Top of RECORDS FOR THE TASK

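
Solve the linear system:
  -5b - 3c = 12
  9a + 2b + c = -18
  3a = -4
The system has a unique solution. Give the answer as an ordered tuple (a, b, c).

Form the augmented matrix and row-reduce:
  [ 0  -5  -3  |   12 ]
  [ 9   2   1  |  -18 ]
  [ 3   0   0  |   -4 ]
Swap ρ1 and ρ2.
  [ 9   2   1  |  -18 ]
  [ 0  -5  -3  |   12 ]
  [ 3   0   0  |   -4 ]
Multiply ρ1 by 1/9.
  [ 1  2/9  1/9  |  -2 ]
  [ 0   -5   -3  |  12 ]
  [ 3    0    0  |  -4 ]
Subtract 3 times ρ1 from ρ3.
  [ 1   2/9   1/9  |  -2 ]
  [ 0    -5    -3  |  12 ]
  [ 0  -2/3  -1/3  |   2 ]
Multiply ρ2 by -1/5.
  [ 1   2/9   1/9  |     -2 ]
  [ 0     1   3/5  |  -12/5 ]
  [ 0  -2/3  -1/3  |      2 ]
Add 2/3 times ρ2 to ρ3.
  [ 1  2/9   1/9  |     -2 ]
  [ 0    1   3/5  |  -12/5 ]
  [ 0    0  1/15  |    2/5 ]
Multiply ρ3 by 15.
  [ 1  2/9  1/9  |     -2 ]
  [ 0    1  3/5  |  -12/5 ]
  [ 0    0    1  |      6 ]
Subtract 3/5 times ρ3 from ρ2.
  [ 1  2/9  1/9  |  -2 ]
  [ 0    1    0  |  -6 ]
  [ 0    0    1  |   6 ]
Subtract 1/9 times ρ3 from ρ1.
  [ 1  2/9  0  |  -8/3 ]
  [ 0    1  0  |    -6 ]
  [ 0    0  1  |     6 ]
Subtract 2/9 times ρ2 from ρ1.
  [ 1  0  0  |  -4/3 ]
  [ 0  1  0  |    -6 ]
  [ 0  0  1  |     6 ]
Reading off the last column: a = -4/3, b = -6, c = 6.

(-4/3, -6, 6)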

Bottom of RECORDS FOR THE TASK

- **WHAT YOU NEED TO DO**
For the records above, tally the lines holding the word "from". Answer with the number only.

- **RESPONSE BOX**
4